What to produce: Each entry needs to be retyped exactly.

Record extracts:

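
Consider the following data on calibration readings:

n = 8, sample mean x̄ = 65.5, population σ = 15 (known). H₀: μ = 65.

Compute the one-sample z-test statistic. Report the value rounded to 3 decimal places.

test statistic = 0.094

SE = σ/√n = 15/√8 = 5.3033
z = (x̄−μ₀)/SE = (65.5−65)/5.3033 = 0.0943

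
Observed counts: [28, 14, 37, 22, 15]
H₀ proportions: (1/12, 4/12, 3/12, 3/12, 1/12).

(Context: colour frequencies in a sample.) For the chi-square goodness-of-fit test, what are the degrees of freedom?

df = k − 1 = 5 − 1 = 4

degrees of freedom = 4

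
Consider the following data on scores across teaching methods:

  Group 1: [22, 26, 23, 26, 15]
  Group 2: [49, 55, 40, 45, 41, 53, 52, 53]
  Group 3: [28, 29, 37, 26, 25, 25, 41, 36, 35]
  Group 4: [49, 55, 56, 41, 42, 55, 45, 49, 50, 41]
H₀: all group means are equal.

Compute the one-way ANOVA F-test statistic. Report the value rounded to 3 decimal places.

Group means [22.40, 48.50, 31.33, 48.30], grand mean 39.531
SSB = Σnᵢ(x̄ᵢ−x̄)² = 3484.669; SSW = ΣΣ(x−x̄ᵢ)² = 913.300
MSB = 3484.669/3 = 1161.5562; MSW = 913.300/28 = 32.6179
F = MSB/MSW = 35.6111
df = (3, 28)

test statistic = 35.611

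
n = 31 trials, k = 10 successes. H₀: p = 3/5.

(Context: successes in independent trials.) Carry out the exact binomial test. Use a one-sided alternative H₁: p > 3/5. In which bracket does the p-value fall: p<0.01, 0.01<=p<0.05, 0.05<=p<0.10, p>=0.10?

Exact binomial: n=31, k=10, p₀=3/5=0.6000
P(X≥10) from Σ C(n,i)·p₀^i·(1−p₀)^(n−i)
p-value (one-sided, H₁ greater) = 0.99952
→ bracket: p>=0.10

p-value bracket: p>=0.10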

Problem solution:
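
Consider the following data on calibration readings:

n = 8, sample mean x̄ = 65.5, population σ = 15 (known). H₀: μ = 65.

Compute the one-sample z-test statistic. Report the value rounded to 3 decimal places.

test statistic = 0.094

SE = σ/√n = 15/√8 = 5.3033
z = (x̄−μ₀)/SE = (65.5−65)/5.3033 = 0.0943

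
Observed counts: [28, 14, 37, 22, 15]
H₀ proportions: (1/12, 4/12, 3/12, 3/12, 1/12).

(Context: colour frequencies in a sample.) For the chi-square goodness-of-fit test, what are the degrees of freedom?

df = k − 1 = 5 − 1 = 4

degrees of freedom = 4

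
Consider the following data on scores across teaching methods:

  Group 1: [22, 26, 23, 26, 15]
  Group 2: [49, 55, 40, 45, 41, 53, 52, 53]
  Group 3: [28, 29, 37, 26, 25, 25, 41, 36, 35]
  Group 4: [49, 55, 56, 41, 42, 55, 45, 49, 50, 41]
H₀: all group means are equal.

Compute the one-way ANOVA F-test statistic. Report the value rounded to 3 decimal places.

Group means [22.40, 48.50, 31.33, 48.30], grand mean 39.531
SSB = Σnᵢ(x̄ᵢ−x̄)² = 3484.669; SSW = ΣΣ(x−x̄ᵢ)² = 913.300
MSB = 3484.669/3 = 1161.5562; MSW = 913.300/28 = 32.6179
F = MSB/MSW = 35.6111
df = (3, 28)

test statistic = 35.611

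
n = 31 trials, k = 10 successes. H₀: p = 3/5.

(Context: successes in independent trials.) Carry out the exact binomial test. Use a one-sided alternative H₁: p > 3/5. In which bracket does the p-value fall: p<0.01, 0.01<=p<0.05, 0.05<=p<0.10, p>=0.10?

Exact binomial: n=31, k=10, p₀=3/5=0.6000
P(X≥10) from Σ C(n,i)·p₀^i·(1−p₀)^(n−i)
p-value (one-sided, H₁ greater) = 0.99952
→ bracket: p>=0.10

p-value bracket: p>=0.10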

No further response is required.